▶ **REQUIRED ACTION**: Among the entries below, find the lines with "Nordia" and copy them.

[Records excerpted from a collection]

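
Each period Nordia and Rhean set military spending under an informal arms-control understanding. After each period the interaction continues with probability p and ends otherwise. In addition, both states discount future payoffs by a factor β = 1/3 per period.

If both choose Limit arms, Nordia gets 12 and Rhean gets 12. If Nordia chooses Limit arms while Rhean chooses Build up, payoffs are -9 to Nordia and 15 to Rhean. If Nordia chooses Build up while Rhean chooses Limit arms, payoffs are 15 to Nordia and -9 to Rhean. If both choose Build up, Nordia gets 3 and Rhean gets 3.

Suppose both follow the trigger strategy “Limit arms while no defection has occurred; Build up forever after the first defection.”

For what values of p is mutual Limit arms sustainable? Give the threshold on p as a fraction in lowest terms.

3/4

Expected continuation weight on next period's payoff is β·p = 1/3·p, which plays the role of the discount factor.
Cooperation requires 1/3·p ≥ (15−12)/(15−3) = 1/4, hence p ≥ 3/4.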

▶ **ANSWER AREA**:
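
Each period Nordia and Rhean set military spending under an informal arms-control understanding. After each period the interaction continues with probability p and ends otherwise. In addition, both states discount future payoffs by a factor β = 1/3 per period.
If both choose Limit arms, Nordia gets 12 and Rhean gets 12. If Nordia chooses Limit arms while Rhean chooses Build up, payoffs are -9 to Nordia and 15 to Rhean. If Nordia chooses Build up while Rhean chooses Limit arms, payoffs are 15 to Nordia and -9 to Rhean. If both choose Build up, Nordia gets 3 and Rhean gets 3.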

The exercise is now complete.